Exercise details
Every line of the following records that includes "region" should be copied.
——————————
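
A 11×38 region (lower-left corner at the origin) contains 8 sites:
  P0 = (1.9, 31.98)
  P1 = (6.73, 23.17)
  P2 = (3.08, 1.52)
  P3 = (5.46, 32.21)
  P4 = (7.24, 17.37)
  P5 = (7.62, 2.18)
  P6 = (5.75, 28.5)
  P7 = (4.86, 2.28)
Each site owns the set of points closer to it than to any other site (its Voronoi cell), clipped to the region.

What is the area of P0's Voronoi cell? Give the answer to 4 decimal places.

1. box [0,11]×[0,38]: [(0, 0) (11, 0) (11, 38) (0, 38)]
2. ⊥bis P0·P1 via (4.315,27.575): [(0, 25.2093) (11, 31.24) (11, 38) (0, 38)]  |A|=107.5287
3. ⊥bis P0·P2 via (2.49,16.75): [(0, 25.2093) (11, 31.24) (11, 38) (0, 38)]  |A|=107.5287
4. ⊥bis P0·P3 via (3.68,32.095): [(0, 25.2093) (3.9838, 27.3934) (3.2985, 38) (0, 38)]  |A|=42.9703
5. ⊥bis P0·P4 via (4.57,24.675): [(0, 25.2093) (3.9838, 27.3934) (3.2985, 38) (0, 38)]  |A|=42.9703
6. ⊥bis P0·P5 via (4.76,17.08): [(0, 25.2093) (3.9838, 27.3934) (3.2985, 38) (0, 38)]  |A|=42.9703
7. ⊥bis P0·P6 via (3.825,30.24): [(0, 26.0083) (3.8015, 30.214) (3.2985, 38) (0, 38)]  |A|=35.6343
8. ⊥bis P0·P7 via (3.38,17.13): [(0, 26.0083) (3.8015, 30.214) (3.2985, 38) (0, 38)]  |A|=35.6343
9. canonical 4-gon: [(0, 26.0083) (3.8015, 30.214) (3.2985, 38) (0, 38)]
10. shoelace: 35.6343

Area of P0's cell: 35.6343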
——————————
Output for this exercise
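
A 11×38 region (lower-left corner at the origin) contains 8 sites:
Each site owns the set of points closer to it than to any other site (its Voronoi cell), clipped to the region.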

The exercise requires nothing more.